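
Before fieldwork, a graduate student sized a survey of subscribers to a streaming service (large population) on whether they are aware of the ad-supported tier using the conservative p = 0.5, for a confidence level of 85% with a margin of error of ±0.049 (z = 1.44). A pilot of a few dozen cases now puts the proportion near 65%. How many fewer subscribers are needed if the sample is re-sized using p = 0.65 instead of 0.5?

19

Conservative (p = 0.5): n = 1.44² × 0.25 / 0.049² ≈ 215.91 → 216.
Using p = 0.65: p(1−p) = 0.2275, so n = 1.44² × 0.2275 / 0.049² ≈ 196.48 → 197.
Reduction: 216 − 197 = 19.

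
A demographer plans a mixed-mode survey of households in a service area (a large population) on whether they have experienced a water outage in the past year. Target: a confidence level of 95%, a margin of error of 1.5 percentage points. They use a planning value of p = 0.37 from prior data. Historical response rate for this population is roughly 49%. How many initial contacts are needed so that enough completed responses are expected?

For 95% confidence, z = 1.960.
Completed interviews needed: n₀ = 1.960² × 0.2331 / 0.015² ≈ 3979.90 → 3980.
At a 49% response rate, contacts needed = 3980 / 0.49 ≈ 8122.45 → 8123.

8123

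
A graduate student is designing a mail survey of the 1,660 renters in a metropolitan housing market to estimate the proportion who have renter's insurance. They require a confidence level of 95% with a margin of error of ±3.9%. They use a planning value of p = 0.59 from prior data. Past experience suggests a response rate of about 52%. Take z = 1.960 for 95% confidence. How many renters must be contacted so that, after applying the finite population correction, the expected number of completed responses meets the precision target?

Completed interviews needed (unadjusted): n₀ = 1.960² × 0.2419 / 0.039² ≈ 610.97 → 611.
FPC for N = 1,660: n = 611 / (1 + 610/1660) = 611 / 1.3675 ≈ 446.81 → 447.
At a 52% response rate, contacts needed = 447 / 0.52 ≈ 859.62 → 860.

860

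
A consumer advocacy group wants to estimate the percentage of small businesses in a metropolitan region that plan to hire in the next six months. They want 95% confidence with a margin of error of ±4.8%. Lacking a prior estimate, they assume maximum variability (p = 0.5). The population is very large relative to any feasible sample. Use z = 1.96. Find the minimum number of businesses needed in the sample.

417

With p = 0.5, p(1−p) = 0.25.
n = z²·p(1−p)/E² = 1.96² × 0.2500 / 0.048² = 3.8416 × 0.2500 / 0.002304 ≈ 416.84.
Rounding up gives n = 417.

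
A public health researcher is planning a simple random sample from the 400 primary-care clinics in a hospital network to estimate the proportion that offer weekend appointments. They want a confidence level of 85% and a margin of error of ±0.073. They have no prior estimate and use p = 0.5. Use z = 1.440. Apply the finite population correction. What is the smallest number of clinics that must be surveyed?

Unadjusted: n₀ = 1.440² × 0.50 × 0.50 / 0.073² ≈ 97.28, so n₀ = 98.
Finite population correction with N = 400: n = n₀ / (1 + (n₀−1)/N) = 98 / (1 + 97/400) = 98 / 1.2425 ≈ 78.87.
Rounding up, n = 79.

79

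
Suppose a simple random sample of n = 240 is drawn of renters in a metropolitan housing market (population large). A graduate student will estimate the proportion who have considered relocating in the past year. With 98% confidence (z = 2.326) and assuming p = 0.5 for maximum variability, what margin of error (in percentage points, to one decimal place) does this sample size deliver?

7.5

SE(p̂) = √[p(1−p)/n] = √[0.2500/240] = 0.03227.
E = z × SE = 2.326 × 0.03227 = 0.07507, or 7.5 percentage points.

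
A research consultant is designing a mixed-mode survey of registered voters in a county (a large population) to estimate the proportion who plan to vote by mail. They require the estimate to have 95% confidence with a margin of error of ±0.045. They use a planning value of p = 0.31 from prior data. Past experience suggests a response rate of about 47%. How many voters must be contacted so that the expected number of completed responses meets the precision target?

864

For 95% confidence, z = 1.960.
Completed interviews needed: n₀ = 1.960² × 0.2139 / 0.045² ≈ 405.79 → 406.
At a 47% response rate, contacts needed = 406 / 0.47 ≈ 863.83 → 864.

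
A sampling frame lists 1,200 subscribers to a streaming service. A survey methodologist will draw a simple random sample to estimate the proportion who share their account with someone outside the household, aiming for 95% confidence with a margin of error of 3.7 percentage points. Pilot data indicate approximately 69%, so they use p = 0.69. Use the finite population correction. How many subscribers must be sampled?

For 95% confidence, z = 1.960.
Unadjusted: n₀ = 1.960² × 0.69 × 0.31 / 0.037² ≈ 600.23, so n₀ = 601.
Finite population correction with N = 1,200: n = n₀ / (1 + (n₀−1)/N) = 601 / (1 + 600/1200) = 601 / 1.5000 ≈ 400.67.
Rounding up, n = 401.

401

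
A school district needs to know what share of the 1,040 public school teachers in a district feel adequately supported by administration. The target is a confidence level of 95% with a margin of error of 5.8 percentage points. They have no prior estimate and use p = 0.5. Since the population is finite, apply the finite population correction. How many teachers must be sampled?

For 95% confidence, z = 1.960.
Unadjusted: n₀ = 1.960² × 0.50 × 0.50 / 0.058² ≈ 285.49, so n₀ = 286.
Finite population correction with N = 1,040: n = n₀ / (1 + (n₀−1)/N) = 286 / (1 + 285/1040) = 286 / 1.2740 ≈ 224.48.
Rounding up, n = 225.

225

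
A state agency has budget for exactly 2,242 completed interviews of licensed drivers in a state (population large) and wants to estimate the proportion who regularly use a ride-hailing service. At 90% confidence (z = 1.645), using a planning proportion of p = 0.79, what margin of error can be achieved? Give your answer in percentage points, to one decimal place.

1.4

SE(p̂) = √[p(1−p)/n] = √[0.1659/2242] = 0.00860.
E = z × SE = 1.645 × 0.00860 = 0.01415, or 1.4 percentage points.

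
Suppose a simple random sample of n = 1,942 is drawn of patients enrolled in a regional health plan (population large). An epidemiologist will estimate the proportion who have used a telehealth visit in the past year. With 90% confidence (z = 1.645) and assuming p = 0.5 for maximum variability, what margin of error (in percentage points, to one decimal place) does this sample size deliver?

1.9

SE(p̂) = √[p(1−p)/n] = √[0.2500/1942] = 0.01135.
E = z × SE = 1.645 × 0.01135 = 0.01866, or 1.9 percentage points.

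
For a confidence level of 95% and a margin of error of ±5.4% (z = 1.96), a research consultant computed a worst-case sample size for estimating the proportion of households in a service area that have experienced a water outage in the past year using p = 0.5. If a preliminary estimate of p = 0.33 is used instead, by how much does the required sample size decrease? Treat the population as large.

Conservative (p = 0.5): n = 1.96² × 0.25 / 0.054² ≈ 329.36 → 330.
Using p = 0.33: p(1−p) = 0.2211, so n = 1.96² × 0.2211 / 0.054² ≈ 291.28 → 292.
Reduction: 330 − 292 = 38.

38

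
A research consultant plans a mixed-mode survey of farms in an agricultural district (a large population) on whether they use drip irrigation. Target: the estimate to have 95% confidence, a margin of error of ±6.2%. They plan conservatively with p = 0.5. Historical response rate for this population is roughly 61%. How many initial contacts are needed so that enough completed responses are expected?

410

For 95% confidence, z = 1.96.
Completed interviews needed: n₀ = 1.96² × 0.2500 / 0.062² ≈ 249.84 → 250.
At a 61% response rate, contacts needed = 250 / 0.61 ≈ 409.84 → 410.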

# What you should do:
Would you print each line of the material exactly?

# Response to the task:
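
Before fieldwork, a graduate student sized a survey of subscribers to a streaming service (large population) on whether they are aware of the ad-supported tier using the conservative p = 0.5, for a confidence level of 85% with a margin of error of ±0.049 (z = 1.44). A pilot of a few dozen cases now puts the proportion near 65%. How many fewer subscribers are needed if the sample is re-sized using p = 0.65 instead of 0.5?

19

Conservative (p = 0.5): n = 1.44² × 0.25 / 0.049² ≈ 215.91 → 216.
Using p = 0.65: p(1−p) = 0.2275, so n = 1.44² × 0.2275 / 0.049² ≈ 196.48 → 197.
Reduction: 216 − 197 = 19.

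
A demographer plans a mixed-mode survey of households in a service area (a large population) on whether they have experienced a water outage in the past year. Target: a confidence level of 95%, a margin of error of 1.5 percentage points. They use a planning value of p = 0.37 from prior data. Historical response rate for this population is roughly 49%. How many initial contacts are needed so that enough completed responses are expected?

For 95% confidence, z = 1.960.
Completed interviews needed: n₀ = 1.960² × 0.2331 / 0.015² ≈ 3979.90 → 3980.
At a 49% response rate, contacts needed = 3980 / 0.49 ≈ 8122.45 → 8123.

8123

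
A graduate student is designing a mail survey of the 1,660 renters in a metropolitan housing market to estimate the proportion who have renter's insurance. They require a confidence level of 95% with a margin of error of ±3.9%. They use a planning value of p = 0.59 from prior data. Past experience suggests a response rate of about 52%. Take z = 1.960 for 95% confidence. How many renters must be contacted so that, after applying the finite population correction, the expected number of completed responses meets the precision target?

Completed interviews needed (unadjusted): n₀ = 1.960² × 0.2419 / 0.039² ≈ 610.97 → 611.
FPC for N = 1,660: n = 611 / (1 + 610/1660) = 611 / 1.3675 ≈ 446.81 → 447.
At a 52% response rate, contacts needed = 447 / 0.52 ≈ 859.62 → 860.

860

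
A consumer advocacy group wants to estimate the percentage of small businesses in a metropolitan region that plan to hire in the next six months. They want 95% confidence with a margin of error of ±4.8%. Lacking a prior estimate, they assume maximum variability (p = 0.5). The population is very large relative to any feasible sample. Use z = 1.96. Find the minimum number of businesses needed in the sample.

417

With p = 0.5, p(1−p) = 0.25.
n = z²·p(1−p)/E² = 1.96² × 0.2500 / 0.048² = 3.8416 × 0.2500 / 0.002304 ≈ 416.84.
Rounding up gives n = 417.

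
A public health researcher is planning a simple random sample from the 400 primary-care clinics in a hospital network to estimate the proportion that offer weekend appointments. They want a confidence level of 85% and a margin of error of ±0.073. They have no prior estimate and use p = 0.5. Use z = 1.440. Apply the finite population correction. What is the smallest number of clinics that must be surveyed?

Unadjusted: n₀ = 1.440² × 0.50 × 0.50 / 0.073² ≈ 97.28, so n₀ = 98.
Finite population correction with N = 400: n = n₀ / (1 + (n₀−1)/N) = 98 / (1 + 97/400) = 98 / 1.2425 ≈ 78.87.
Rounding up, n = 79.

79

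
Suppose a simple random sample of n = 240 is drawn of renters in a metropolitan housing market (population large). A graduate student will estimate the proportion who have considered relocating in the past year. With 98% confidence (z = 2.326) and assuming p = 0.5 for maximum variability, what margin of error (in percentage points, to one decimal place) does this sample size deliver?

7.5

SE(p̂) = √[p(1−p)/n] = √[0.2500/240] = 0.03227.
E = z × SE = 2.326 × 0.03227 = 0.07507, or 7.5 percentage points.

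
A research consultant is designing a mixed-mode survey of registered voters in a county (a large population) to estimate the proportion who plan to vote by mail. They require the estimate to have 95% confidence with a margin of error of ±0.045. They use a planning value of p = 0.31 from prior data. Past experience suggests a response rate of about 47%. How many voters must be contacted so that the expected number of completed responses meets the precision target?

864

For 95% confidence, z = 1.960.
Completed interviews needed: n₀ = 1.960² × 0.2139 / 0.045² ≈ 405.79 → 406.
At a 47% response rate, contacts needed = 406 / 0.47 ≈ 863.83 → 864.

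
A sampling frame lists 1,200 subscribers to a streaming service. A survey methodologist will draw a simple random sample to estimate the proportion who share their account with someone outside the household, aiming for 95% confidence with a margin of error of 3.7 percentage points. Pilot data indicate approximately 69%, so they use p = 0.69. Use the finite population correction. How many subscribers must be sampled?

For 95% confidence, z = 1.960.
Unadjusted: n₀ = 1.960² × 0.69 × 0.31 / 0.037² ≈ 600.23, so n₀ = 601.
Finite population correction with N = 1,200: n = n₀ / (1 + (n₀−1)/N) = 601 / (1 + 600/1200) = 601 / 1.5000 ≈ 400.67.
Rounding up, n = 401.

401

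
A school district needs to know what share of the 1,040 public school teachers in a district feel adequately supported by administration. The target is a confidence level of 95% with a margin of error of 5.8 percentage points. They have no prior estimate and use p = 0.5. Since the population is finite, apply the finite population correction. How many teachers must be sampled?

For 95% confidence, z = 1.960.
Unadjusted: n₀ = 1.960² × 0.50 × 0.50 / 0.058² ≈ 285.49, so n₀ = 286.
Finite population correction with N = 1,040: n = n₀ / (1 + (n₀−1)/N) = 286 / (1 + 285/1040) = 286 / 1.2740 ≈ 224.48.
Rounding up, n = 225.

225

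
A state agency has budget for exactly 2,242 completed interviews of licensed drivers in a state (population large) and wants to estimate the proportion who regularly use a ride-hailing service. At 90% confidence (z = 1.645), using a planning proportion of p = 0.79, what margin of error can be achieved? Give your answer in percentage points, to one decimal place.

1.4

SE(p̂) = √[p(1−p)/n] = √[0.1659/2242] = 0.00860.
E = z × SE = 1.645 × 0.00860 = 0.01415, or 1.4 percentage points.

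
Suppose a simple random sample of n = 1,942 is drawn of patients enrolled in a regional health plan (population large). An epidemiologist will estimate the proportion who have used a telehealth visit in the past year. With 90% confidence (z = 1.645) and assuming p = 0.5 for maximum variability, what margin of error (in percentage points, to one decimal place) does this sample size deliver?

1.9

SE(p̂) = √[p(1−p)/n] = √[0.2500/1942] = 0.01135.
E = z × SE = 1.645 × 0.01135 = 0.01866, or 1.9 percentage points.

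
For a confidence level of 95% and a margin of error of ±5.4% (z = 1.96), a research consultant computed a worst-case sample size for estimating the proportion of households in a service area that have experienced a water outage in the past year using p = 0.5. If a preliminary estimate of p = 0.33 is used instead, by how much does the required sample size decrease? Treat the population as large.

Conservative (p = 0.5): n = 1.96² × 0.25 / 0.054² ≈ 329.36 → 330.
Using p = 0.33: p(1−p) = 0.2211, so n = 1.96² × 0.2211 / 0.054² ≈ 291.28 → 292.
Reduction: 330 − 292 = 38.

38

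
A research consultant plans a mixed-mode survey of farms in an agricultural district (a large population) on whether they use drip irrigation. Target: the estimate to have 95% confidence, a margin of error of ±6.2%. They plan conservatively with p = 0.5. Historical response rate for this population is roughly 61%. How many initial contacts are needed so that enough completed responses are expected?

410

For 95% confidence, z = 1.96.
Completed interviews needed: n₀ = 1.96² × 0.2500 / 0.062² ≈ 249.84 → 250.
At a 61% response rate, contacts needed = 250 / 0.61 ≈ 409.84 → 410.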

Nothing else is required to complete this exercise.